* WHAT THIS TASK INVOLVES
Set down the records that follow in full and without changes.

* DATA TO PROCESS
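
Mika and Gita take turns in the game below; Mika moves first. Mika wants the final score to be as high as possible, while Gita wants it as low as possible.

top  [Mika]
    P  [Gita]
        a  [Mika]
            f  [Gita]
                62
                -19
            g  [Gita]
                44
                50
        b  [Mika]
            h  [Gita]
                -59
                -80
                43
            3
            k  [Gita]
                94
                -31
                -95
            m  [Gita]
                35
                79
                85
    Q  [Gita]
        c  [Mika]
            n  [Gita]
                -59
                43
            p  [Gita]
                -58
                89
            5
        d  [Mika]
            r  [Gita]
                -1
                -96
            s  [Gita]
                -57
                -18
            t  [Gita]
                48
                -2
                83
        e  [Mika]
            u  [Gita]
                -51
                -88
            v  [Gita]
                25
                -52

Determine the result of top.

f (Gita): min(62, -19) = -19
g (Gita): min(44, 50) = 44
a (Mika): max(-19, 44) = 44
h (Gita): min(-59, -80, 43) = -80
k (Gita): min(94, -31, -95) = -95
m (Gita): min(35, 79, 85) = 35
b (Mika): max(-80, 3, -95, 35) = 35
P (Gita): min(44, 35) = 35
n (Gita): min(-59, 43) = -59
p (Gita): min(-58, 89) = -58
c (Mika): max(-59, -58, 5) = 5
r (Gita): min(-1, -96) = -96
s (Gita): min(-57, -18) = -57
t (Gita): min(48, -2, 83) = -2
d (Mika): max(-96, -57, -2) = -2
u (Gita): min(-51, -88) = -88
v (Gita): min(25, -52) = -52
e (Mika): max(-88, -52) = -52
Q (Gita): min(5, -2, -52) = -52
top (Mika): max(35, -52) = 35

35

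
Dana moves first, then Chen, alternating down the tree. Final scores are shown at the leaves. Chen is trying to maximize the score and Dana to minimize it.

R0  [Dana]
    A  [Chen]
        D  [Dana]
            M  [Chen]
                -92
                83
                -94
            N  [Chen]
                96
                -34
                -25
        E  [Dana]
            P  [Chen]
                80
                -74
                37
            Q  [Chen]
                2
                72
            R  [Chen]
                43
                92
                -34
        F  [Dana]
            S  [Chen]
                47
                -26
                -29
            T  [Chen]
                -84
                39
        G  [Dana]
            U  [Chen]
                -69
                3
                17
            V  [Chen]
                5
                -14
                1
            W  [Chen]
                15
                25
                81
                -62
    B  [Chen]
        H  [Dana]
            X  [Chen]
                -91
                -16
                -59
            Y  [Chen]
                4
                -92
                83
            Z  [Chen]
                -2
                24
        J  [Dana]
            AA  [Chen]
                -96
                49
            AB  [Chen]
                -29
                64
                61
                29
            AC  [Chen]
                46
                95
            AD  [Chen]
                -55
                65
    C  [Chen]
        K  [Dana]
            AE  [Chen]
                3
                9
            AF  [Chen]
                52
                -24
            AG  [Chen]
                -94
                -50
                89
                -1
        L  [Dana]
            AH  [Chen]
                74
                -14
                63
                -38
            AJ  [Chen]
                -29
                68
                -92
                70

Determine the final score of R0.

M (Chen): max(-92, 83, -94) = 83
N (Chen): max(96, -34, -25) = 96
D (Dana): min(83, 96) = 83
P (Chen): max(80, -74, 37) = 80
Q (Chen): max(2, 72) = 72
R (Chen): max(43, 92, -34) = 92
E (Dana): min(80, 72, 92) = 72
S (Chen): max(47, -26, -29) = 47
T (Chen): max(-84, 39) = 39
F (Dana): min(47, 39) = 39
U (Chen): max(-69, 3, 17) = 17
V (Chen): max(5, -14, 1) = 5
W (Chen): max(15, 25, 81, -62) = 81
G (Dana): min(17, 5, 81) = 5
A (Chen): max(83, 72, 39, 5) = 83
X (Chen): max(-91, -16, -59) = -16
Y (Chen): max(4, -92, 83) = 83
Z (Chen): max(-2, 24) = 24
H (Dana): min(-16, 83, 24) = -16
AA (Chen): max(-96, 49) = 49
AB (Chen): max(-29, 64, 61, 29) = 64
AC (Chen): max(46, 95) = 95
AD (Chen): max(-55, 65) = 65
J (Dana): min(49, 64, 95, 65) = 49
B (Chen): max(-16, 49) = 49
AE (Chen): max(3, 9) = 9
AF (Chen): max(52, -24) = 52
AG (Chen): max(-94, -50, 89, -1) = 89
K (Dana): min(9, 52, 89) = 9
AH (Chen): max(74, -14, 63, -38) = 74
AJ (Chen): max(-29, 68, -92, 70) = 70
L (Dana): min(74, 70) = 70
C (Chen): max(9, 70) = 70
R0 (Dana): min(83, 49, 70) = 49

49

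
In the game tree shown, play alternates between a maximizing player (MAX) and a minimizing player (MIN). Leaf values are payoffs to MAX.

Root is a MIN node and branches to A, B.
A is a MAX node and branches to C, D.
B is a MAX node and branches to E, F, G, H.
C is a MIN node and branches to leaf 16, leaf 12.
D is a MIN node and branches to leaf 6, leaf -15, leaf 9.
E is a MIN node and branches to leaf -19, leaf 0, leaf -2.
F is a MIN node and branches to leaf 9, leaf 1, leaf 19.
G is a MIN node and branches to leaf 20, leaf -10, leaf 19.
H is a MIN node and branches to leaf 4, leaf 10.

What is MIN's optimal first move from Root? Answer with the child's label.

B

C (MIN): min(16, 12) = 12
D (MIN): min(6, -15, 9) = -15
A (MAX): max(12, -15) = 12
E (MIN): min(-19, 0, -2) = -19
F (MIN): min(9, 1, 19) = 1
G (MIN): min(20, -10, 19) = -10
H (MIN): min(4, 10) = 4
B (MAX): max(-19, 1, -10, 4) = 4
Root (MIN): min(12, 4) = 4
MIN at Root wants the lowest of {A=12, B=4}, so chooses B.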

* SOLVED PROBLEM
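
Mika and Gita take turns in the game below; Mika moves first. Mika wants the final score to be as high as possible, while Gita wants it as low as possible.

top  [Mika]
    P  [Gita]
        a  [Mika]
            f  [Gita]
                62
                -19
            g  [Gita]
                44
                50
        b  [Mika]
            h  [Gita]
                -59
                -80
                43
            3
            k  [Gita]
                94
                -31
                -95
            m  [Gita]
                35
                79
                85
    Q  [Gita]
        c  [Mika]
            n  [Gita]
                -59
                43
            p  [Gita]
                -58
                89
            5
        d  [Mika]
            r  [Gita]
                -1
                -96
            s  [Gita]
                -57
                -18
            t  [Gita]
                48
                -2
                83
        e  [Mika]
            u  [Gita]
                -51
                -88
            v  [Gita]
                25
                -52

Determine the result of top.

f (Gita): min(62, -19) = -19
g (Gita): min(44, 50) = 44
a (Mika): max(-19, 44) = 44
h (Gita): min(-59, -80, 43) = -80
k (Gita): min(94, -31, -95) = -95
m (Gita): min(35, 79, 85) = 35
b (Mika): max(-80, 3, -95, 35) = 35
P (Gita): min(44, 35) = 35
n (Gita): min(-59, 43) = -59
p (Gita): min(-58, 89) = -58
c (Mika): max(-59, -58, 5) = 5
r (Gita): min(-1, -96) = -96
s (Gita): min(-57, -18) = -57
t (Gita): min(48, -2, 83) = -2
d (Mika): max(-96, -57, -2) = -2
u (Gita): min(-51, -88) = -88
v (Gita): min(25, -52) = -52
e (Mika): max(-88, -52) = -52
Q (Gita): min(5, -2, -52) = -52
top (Mika): max(35, -52) = 35

35

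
Dana moves first, then Chen, alternating down the tree. Final scores are shown at the leaves. Chen is trying to maximize the score and Dana to minimize it.

R0  [Dana]
    A  [Chen]
        D  [Dana]
            M  [Chen]
                -92
                83
                -94
            N  [Chen]
                96
                -34
                -25
        E  [Dana]
            P  [Chen]
                80
                -74
                37
            Q  [Chen]
                2
                72
            R  [Chen]
                43
                92
                -34
        F  [Dana]
            S  [Chen]
                47
                -26
                -29
            T  [Chen]
                -84
                39
        G  [Dana]
            U  [Chen]
                -69
                3
                17
            V  [Chen]
                5
                -14
                1
            W  [Chen]
                15
                25
                81
                -62
    B  [Chen]
        H  [Dana]
            X  [Chen]
                -91
                -16
                -59
            Y  [Chen]
                4
                -92
                83
            Z  [Chen]
                -2
                24
        J  [Dana]
            AA  [Chen]
                -96
                49
            AB  [Chen]
                -29
                64
                61
                29
            AC  [Chen]
                46
                95
            AD  [Chen]
                -55
                65
    C  [Chen]
        K  [Dana]
            AE  [Chen]
                3
                9
            AF  [Chen]
                52
                -24
            AG  [Chen]
                -94
                -50
                89
                -1
        L  [Dana]
            AH  [Chen]
                74
                -14
                63
                -38
            AJ  [Chen]
                -29
                68
                -92
                70

Determine the final score of R0.

M (Chen): max(-92, 83, -94) = 83
N (Chen): max(96, -34, -25) = 96
D (Dana): min(83, 96) = 83
P (Chen): max(80, -74, 37) = 80
Q (Chen): max(2, 72) = 72
R (Chen): max(43, 92, -34) = 92
E (Dana): min(80, 72, 92) = 72
S (Chen): max(47, -26, -29) = 47
T (Chen): max(-84, 39) = 39
F (Dana): min(47, 39) = 39
U (Chen): max(-69, 3, 17) = 17
V (Chen): max(5, -14, 1) = 5
W (Chen): max(15, 25, 81, -62) = 81
G (Dana): min(17, 5, 81) = 5
A (Chen): max(83, 72, 39, 5) = 83
X (Chen): max(-91, -16, -59) = -16
Y (Chen): max(4, -92, 83) = 83
Z (Chen): max(-2, 24) = 24
H (Dana): min(-16, 83, 24) = -16
AA (Chen): max(-96, 49) = 49
AB (Chen): max(-29, 64, 61, 29) = 64
AC (Chen): max(46, 95) = 95
AD (Chen): max(-55, 65) = 65
J (Dana): min(49, 64, 95, 65) = 49
B (Chen): max(-16, 49) = 49
AE (Chen): max(3, 9) = 9
AF (Chen): max(52, -24) = 52
AG (Chen): max(-94, -50, 89, -1) = 89
K (Dana): min(9, 52, 89) = 9
AH (Chen): max(74, -14, 63, -38) = 74
AJ (Chen): max(-29, 68, -92, 70) = 70
L (Dana): min(74, 70) = 70
C (Chen): max(9, 70) = 70
R0 (Dana): min(83, 49, 70) = 49

49

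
In the game tree shown, play alternates between a maximizing player (MAX) and a minimizing player (MIN). Leaf values are payoffs to MAX.

Root is a MIN node and branches to A, B.
A is a MAX node and branches to C, D.
B is a MAX node and branches to E, F, G, H.
C is a MIN node and branches to leaf 16, leaf 12.
D is a MIN node and branches to leaf 6, leaf -15, leaf 9.
E is a MIN node and branches to leaf -19, leaf 0, leaf -2.
F is a MIN node and branches to leaf 9, leaf 1, leaf 19.
G is a MIN node and branches to leaf 20, leaf -10, leaf 19.
H is a MIN node and branches to leaf 4, leaf 10.

What is MIN's optimal first move from Root? Answer with the child's label.

B

C (MIN): min(16, 12) = 12
D (MIN): min(6, -15, 9) = -15
A (MAX): max(12, -15) = 12
E (MIN): min(-19, 0, -2) = -19
F (MIN): min(9, 1, 19) = 1
G (MIN): min(20, -10, 19) = -10
H (MIN): min(4, 10) = 4
B (MAX): max(-19, 1, -10, 4) = 4
Root (MIN): min(12, 4) = 4
MIN at Root wants the lowest of {A=12, B=4}, so chooses B.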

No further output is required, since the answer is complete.